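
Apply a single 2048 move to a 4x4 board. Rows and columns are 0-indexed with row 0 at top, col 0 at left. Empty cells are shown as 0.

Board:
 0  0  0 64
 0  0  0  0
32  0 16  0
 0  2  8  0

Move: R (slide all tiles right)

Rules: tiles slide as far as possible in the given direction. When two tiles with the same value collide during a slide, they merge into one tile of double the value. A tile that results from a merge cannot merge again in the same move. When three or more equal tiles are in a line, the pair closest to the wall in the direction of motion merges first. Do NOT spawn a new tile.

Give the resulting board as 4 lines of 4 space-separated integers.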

==*==

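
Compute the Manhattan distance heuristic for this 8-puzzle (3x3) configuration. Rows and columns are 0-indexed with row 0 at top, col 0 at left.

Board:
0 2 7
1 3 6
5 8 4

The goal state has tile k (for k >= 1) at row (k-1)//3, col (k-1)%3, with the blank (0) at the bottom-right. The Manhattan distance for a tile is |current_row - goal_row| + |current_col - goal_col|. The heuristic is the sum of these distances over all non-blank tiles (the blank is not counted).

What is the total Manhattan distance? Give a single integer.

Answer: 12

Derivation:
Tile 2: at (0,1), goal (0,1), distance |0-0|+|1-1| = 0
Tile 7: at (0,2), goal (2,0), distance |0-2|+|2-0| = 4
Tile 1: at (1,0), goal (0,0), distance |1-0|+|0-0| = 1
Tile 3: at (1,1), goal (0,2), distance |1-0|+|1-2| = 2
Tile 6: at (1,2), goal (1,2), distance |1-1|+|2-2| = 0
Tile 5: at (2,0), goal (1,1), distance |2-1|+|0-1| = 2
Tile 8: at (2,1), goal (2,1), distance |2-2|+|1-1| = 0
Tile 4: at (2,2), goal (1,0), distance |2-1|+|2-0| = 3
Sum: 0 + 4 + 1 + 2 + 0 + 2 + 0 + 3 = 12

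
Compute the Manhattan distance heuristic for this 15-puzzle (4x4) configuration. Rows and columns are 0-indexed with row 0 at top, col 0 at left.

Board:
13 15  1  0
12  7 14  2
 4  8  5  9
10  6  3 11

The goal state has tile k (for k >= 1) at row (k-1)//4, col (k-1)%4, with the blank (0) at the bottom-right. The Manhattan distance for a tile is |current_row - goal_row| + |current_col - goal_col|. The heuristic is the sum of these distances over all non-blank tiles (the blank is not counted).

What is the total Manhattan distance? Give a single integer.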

==*==

▶ _What this task involves_: Reproduce the lines above, beginning at the line with "Apply a single" and stopping after the line with "Give the resulting", exactly as they are.

▶ _Response below_:
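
Apply a single 2048 move to a 4x4 board. Rows and columns are 0-indexed with row 0 at top, col 0 at left. Empty cells are shown as 0.

Board:
 0  0  0 64
 0  0  0  0
32  0 16  0
 0  2  8  0

Move: R (slide all tiles right)

Rules: tiles slide as far as possible in the given direction. When two tiles with the same value collide during a slide, they merge into one tile of double the value. A tile that results from a merge cannot merge again in the same move. When three or more equal tiles are in a line, the pair closest to the wall in the direction of motion merges first. Do NOT spawn a new tile.

Give the resulting board as 4 lines of 4 space-separated integers.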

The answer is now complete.